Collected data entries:
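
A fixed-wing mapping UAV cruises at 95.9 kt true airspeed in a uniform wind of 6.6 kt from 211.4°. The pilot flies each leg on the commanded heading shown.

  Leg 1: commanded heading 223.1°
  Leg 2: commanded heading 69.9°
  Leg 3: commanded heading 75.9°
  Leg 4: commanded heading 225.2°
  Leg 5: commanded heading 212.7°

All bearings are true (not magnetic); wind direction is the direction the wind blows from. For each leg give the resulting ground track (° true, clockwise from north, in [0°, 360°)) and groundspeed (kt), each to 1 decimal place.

Leg 1: track=224.0°, groundspeed=89.4 kt
Leg 2: track=67.6°, groundspeed=101.1 kt
Leg 3: track=73.3°, groundspeed=100.7 kt
Leg 4: track=226.2°, groundspeed=89.5 kt
Leg 5: track=212.8°, groundspeed=89.3 kt

Leg 1: heading 223.1°; drift +0.9° → track 224.0°, groundspeed 89.4 kt
Leg 2: heading 69.9°; drift -2.3° → track 67.6°, groundspeed 101.1 kt
Leg 3: heading 75.9°; drift -2.6° → track 73.3°, groundspeed 100.7 kt
Leg 4: heading 225.2°; drift +1.0° → track 226.2°, groundspeed 89.5 kt
Leg 5: heading 212.7°; drift +0.1° → track 212.8°, groundspeed 89.3 kt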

Your objective:
From the lines above, copy those that contain the word "commanded".

Solution for this exercise:
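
A fixed-wing mapping UAV cruises at 95.9 kt true airspeed in a uniform wind of 6.6 kt from 211.4°. The pilot flies each leg on the commanded heading shown.
  Leg 1: commanded heading 223.1°
  Leg 2: commanded heading 69.9°
  Leg 3: commanded heading 75.9°
  Leg 4: commanded heading 225.2°
  Leg 5: commanded heading 212.7°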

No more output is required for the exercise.